• [Exercise objective]
Your output should be every line below, copied exactly.

• [Records provided]

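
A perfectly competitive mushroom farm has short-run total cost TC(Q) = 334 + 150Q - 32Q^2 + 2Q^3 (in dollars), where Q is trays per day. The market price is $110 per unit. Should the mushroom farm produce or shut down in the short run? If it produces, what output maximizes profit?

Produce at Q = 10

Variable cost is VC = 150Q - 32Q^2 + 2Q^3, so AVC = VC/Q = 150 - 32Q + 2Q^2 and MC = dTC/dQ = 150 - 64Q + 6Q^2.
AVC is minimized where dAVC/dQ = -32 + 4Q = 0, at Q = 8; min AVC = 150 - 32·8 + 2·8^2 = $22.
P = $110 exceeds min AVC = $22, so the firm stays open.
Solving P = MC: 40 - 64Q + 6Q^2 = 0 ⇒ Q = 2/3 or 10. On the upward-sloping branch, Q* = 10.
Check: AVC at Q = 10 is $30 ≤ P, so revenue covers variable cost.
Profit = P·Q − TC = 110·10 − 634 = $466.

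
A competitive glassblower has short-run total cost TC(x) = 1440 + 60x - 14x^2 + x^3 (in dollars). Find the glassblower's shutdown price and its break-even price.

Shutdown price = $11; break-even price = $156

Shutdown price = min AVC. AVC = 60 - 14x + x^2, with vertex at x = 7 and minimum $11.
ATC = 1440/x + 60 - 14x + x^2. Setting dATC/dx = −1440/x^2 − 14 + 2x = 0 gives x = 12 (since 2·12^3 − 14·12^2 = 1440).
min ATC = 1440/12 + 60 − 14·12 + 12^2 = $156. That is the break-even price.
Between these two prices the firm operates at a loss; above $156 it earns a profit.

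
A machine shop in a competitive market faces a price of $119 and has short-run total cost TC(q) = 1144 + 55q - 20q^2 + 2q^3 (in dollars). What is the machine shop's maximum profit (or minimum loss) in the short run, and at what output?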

• [Solution to the exercise]
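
A perfectly competitive mushroom farm has short-run total cost TC(Q) = 334 + 150Q - 32Q^2 + 2Q^3 (in dollars), where Q is trays per day. The market price is $110 per unit. Should the mushroom farm produce or shut down in the short run? If it produces, what output maximizes profit?

Produce at Q = 10

Variable cost is VC = 150Q - 32Q^2 + 2Q^3, so AVC = VC/Q = 150 - 32Q + 2Q^2 and MC = dTC/dQ = 150 - 64Q + 6Q^2.
AVC is minimized where dAVC/dQ = -32 + 4Q = 0, at Q = 8; min AVC = 150 - 32·8 + 2·8^2 = $22.
P = $110 exceeds min AVC = $22, so the firm stays open.
Solving P = MC: 40 - 64Q + 6Q^2 = 0 ⇒ Q = 2/3 or 10. On the upward-sloping branch, Q* = 10.
Check: AVC at Q = 10 is $30 ≤ P, so revenue covers variable cost.
Profit = P·Q − TC = 110·10 − 634 = $466.

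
A competitive glassblower has short-run total cost TC(x) = 1440 + 60x - 14x^2 + x^3 (in dollars). Find the glassblower's shutdown price and its break-even price.

Shutdown price = $11; break-even price = $156

Shutdown price = min AVC. AVC = 60 - 14x + x^2, with vertex at x = 7 and minimum $11.
ATC = 1440/x + 60 - 14x + x^2. Setting dATC/dx = −1440/x^2 − 14 + 2x = 0 gives x = 12 (since 2·12^3 − 14·12^2 = 1440).
min ATC = 1440/12 + 60 − 14·12 + 12^2 = $156. That is the break-even price.
Between these two prices the firm operates at a loss; above $156 it earns a profit.

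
A machine shop in a competitive market faces a price of $119 and has short-run total cost TC(q) = 1144 + 55q - 20q^2 + 2q^3 (in dollars). What is the machine shop's maximum profit (or minimum loss) in the short run, and at what output?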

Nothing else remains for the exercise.